PROBLEM TO WORK ON: No line of the records may be dropped; print them all again exactly.

Collected data:

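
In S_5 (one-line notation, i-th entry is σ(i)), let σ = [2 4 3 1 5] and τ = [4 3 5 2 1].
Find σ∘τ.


σ∘τ: apply τ first, then σ
1 →τ 4 →σ 1
2 →τ 3 →σ 3
3 →τ 5 →σ 5
4 →τ 2 →σ 4
5 →τ 1 →σ 2

σ∘τ = [1 3 5 4 2]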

EXPECTED ANSWER:
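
In S_5 (one-line notation, i-th entry is σ(i)), let σ = [2 4 3 1 5] and τ = [4 3 5 2 1].
Find σ∘τ.


σ∘τ: apply τ first, then σ
1 →τ 4 →σ 1
2 →τ 3 →σ 3
3 →τ 5 →σ 5
4 →τ 2 →σ 4
5 →τ 1 →σ 2

σ∘τ = [1 3 5 4 2]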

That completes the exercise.